◆ GIVEN INFORMATION:
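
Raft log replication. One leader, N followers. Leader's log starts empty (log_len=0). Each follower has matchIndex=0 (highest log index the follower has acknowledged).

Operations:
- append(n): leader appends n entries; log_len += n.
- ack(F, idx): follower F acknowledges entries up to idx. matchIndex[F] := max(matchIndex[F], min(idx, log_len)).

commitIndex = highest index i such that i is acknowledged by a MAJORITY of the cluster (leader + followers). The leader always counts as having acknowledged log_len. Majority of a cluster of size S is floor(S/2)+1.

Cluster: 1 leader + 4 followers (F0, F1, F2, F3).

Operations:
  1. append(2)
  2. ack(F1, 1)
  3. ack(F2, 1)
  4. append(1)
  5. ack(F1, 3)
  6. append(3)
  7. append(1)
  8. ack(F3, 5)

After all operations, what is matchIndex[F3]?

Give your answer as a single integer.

Answer: 5

Derivation:
Op 1: append 2 -> log_len=2
Op 2: F1 acks idx 1 -> match: F0=0 F1=1 F2=0 F3=0; commitIndex=0
Op 3: F2 acks idx 1 -> match: F0=0 F1=1 F2=1 F3=0; commitIndex=1
Op 4: append 1 -> log_len=3
Op 5: F1 acks idx 3 -> match: F0=0 F1=3 F2=1 F3=0; commitIndex=1
Op 6: append 3 -> log_len=6
Op 7: append 1 -> log_len=7
Op 8: F3 acks idx 5 -> match: F0=0 F1=3 F2=1 F3=5; commitIndex=3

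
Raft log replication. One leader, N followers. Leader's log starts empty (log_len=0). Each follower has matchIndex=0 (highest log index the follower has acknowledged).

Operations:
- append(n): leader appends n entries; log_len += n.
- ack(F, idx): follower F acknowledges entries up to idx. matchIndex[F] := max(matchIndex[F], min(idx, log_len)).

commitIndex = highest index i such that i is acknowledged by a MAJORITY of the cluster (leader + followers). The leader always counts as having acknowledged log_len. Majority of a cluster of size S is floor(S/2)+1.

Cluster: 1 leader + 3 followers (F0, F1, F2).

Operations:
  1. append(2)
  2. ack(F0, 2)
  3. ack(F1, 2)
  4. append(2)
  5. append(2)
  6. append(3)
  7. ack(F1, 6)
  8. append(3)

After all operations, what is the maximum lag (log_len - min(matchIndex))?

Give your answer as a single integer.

Op 1: append 2 -> log_len=2
Op 2: F0 acks idx 2 -> match: F0=2 F1=0 F2=0; commitIndex=0
Op 3: F1 acks idx 2 -> match: F0=2 F1=2 F2=0; commitIndex=2
Op 4: append 2 -> log_len=4
Op 5: append 2 -> log_len=6
Op 6: append 3 -> log_len=9
Op 7: F1 acks idx 6 -> match: F0=2 F1=6 F2=0; commitIndex=2
Op 8: append 3 -> log_len=12

Answer: 12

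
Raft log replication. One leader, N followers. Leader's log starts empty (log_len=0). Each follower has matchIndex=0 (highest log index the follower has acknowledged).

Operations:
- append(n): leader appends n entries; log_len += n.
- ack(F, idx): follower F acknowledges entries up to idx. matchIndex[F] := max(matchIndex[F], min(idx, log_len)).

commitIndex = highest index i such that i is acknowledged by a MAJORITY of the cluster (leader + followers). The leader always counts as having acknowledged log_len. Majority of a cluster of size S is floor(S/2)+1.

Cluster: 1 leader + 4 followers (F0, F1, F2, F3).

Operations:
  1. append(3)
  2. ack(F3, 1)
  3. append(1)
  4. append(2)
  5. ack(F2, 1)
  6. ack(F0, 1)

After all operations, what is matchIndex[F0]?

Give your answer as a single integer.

Op 1: append 3 -> log_len=3
Op 2: F3 acks idx 1 -> match: F0=0 F1=0 F2=0 F3=1; commitIndex=0
Op 3: append 1 -> log_len=4
Op 4: append 2 -> log_len=6
Op 5: F2 acks idx 1 -> match: F0=0 F1=0 F2=1 F3=1; commitIndex=1
Op 6: F0 acks idx 1 -> match: F0=1 F1=0 F2=1 F3=1; commitIndex=1

Answer: 1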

◆ TASK GOAL: Every record must be transcribed exactly as written.

◆ SOLUTION:
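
Raft log replication. One leader, N followers. Leader's log starts empty (log_len=0). Each follower has matchIndex=0 (highest log index the follower has acknowledged).

Operations:
- append(n): leader appends n entries; log_len += n.
- ack(F, idx): follower F acknowledges entries up to idx. matchIndex[F] := max(matchIndex[F], min(idx, log_len)).

commitIndex = highest index i such that i is acknowledged by a MAJORITY of the cluster (leader + followers). The leader always counts as having acknowledged log_len. Majority of a cluster of size S is floor(S/2)+1.

Cluster: 1 leader + 4 followers (F0, F1, F2, F3).

Operations:
  1. append(2)
  2. ack(F1, 1)
  3. ack(F2, 1)
  4. append(1)
  5. ack(F1, 3)
  6. append(3)
  7. append(1)
  8. ack(F3, 5)

After all operations, what is matchIndex[F3]?

Give your answer as a single integer.

Answer: 5

Derivation:
Op 1: append 2 -> log_len=2
Op 2: F1 acks idx 1 -> match: F0=0 F1=1 F2=0 F3=0; commitIndex=0
Op 3: F2 acks idx 1 -> match: F0=0 F1=1 F2=1 F3=0; commitIndex=1
Op 4: append 1 -> log_len=3
Op 5: F1 acks idx 3 -> match: F0=0 F1=3 F2=1 F3=0; commitIndex=1
Op 6: append 3 -> log_len=6
Op 7: append 1 -> log_len=7
Op 8: F3 acks idx 5 -> match: F0=0 F1=3 F2=1 F3=5; commitIndex=3

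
Raft log replication. One leader, N followers. Leader's log starts empty (log_len=0). Each follower has matchIndex=0 (highest log index the follower has acknowledged).

Operations:
- append(n): leader appends n entries; log_len += n.
- ack(F, idx): follower F acknowledges entries up to idx. matchIndex[F] := max(matchIndex[F], min(idx, log_len)).

commitIndex = highest index i such that i is acknowledged by a MAJORITY of the cluster (leader + followers). The leader always counts as having acknowledged log_len. Majority of a cluster of size S is floor(S/2)+1.

Cluster: 1 leader + 3 followers (F0, F1, F2).

Operations:
  1. append(2)
  2. ack(F0, 2)
  3. ack(F1, 2)
  4. append(2)
  5. append(2)
  6. append(3)
  7. ack(F1, 6)
  8. append(3)

After all operations, what is the maximum lag (log_len - min(matchIndex))?

Give your answer as a single integer.

Op 1: append 2 -> log_len=2
Op 2: F0 acks idx 2 -> match: F0=2 F1=0 F2=0; commitIndex=0
Op 3: F1 acks idx 2 -> match: F0=2 F1=2 F2=0; commitIndex=2
Op 4: append 2 -> log_len=4
Op 5: append 2 -> log_len=6
Op 6: append 3 -> log_len=9
Op 7: F1 acks idx 6 -> match: F0=2 F1=6 F2=0; commitIndex=2
Op 8: append 3 -> log_len=12

Answer: 12

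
Raft log replication. One leader, N followers. Leader's log starts empty (log_len=0). Each follower has matchIndex=0 (highest log index the follower has acknowledged).

Operations:
- append(n): leader appends n entries; log_len += n.
- ack(F, idx): follower F acknowledges entries up to idx. matchIndex[F] := max(matchIndex[F], min(idx, log_len)).

commitIndex = highest index i such that i is acknowledged by a MAJORITY of the cluster (leader + followers). The leader always counts as having acknowledged log_len. Majority of a cluster of size S is floor(S/2)+1.

Cluster: 1 leader + 4 followers (F0, F1, F2, F3).

Operations:
  1. append(3)
  2. ack(F3, 1)
  3. append(1)
  4. append(2)
  5. ack(F2, 1)
  6. ack(F0, 1)

After all operations, what is matchIndex[F0]?

Give your answer as a single integer.

Op 1: append 3 -> log_len=3
Op 2: F3 acks idx 1 -> match: F0=0 F1=0 F2=0 F3=1; commitIndex=0
Op 3: append 1 -> log_len=4
Op 4: append 2 -> log_len=6
Op 5: F2 acks idx 1 -> match: F0=0 F1=0 F2=1 F3=1; commitIndex=1
Op 6: F0 acks idx 1 -> match: F0=1 F1=0 F2=1 F3=1; commitIndex=1

Answer: 1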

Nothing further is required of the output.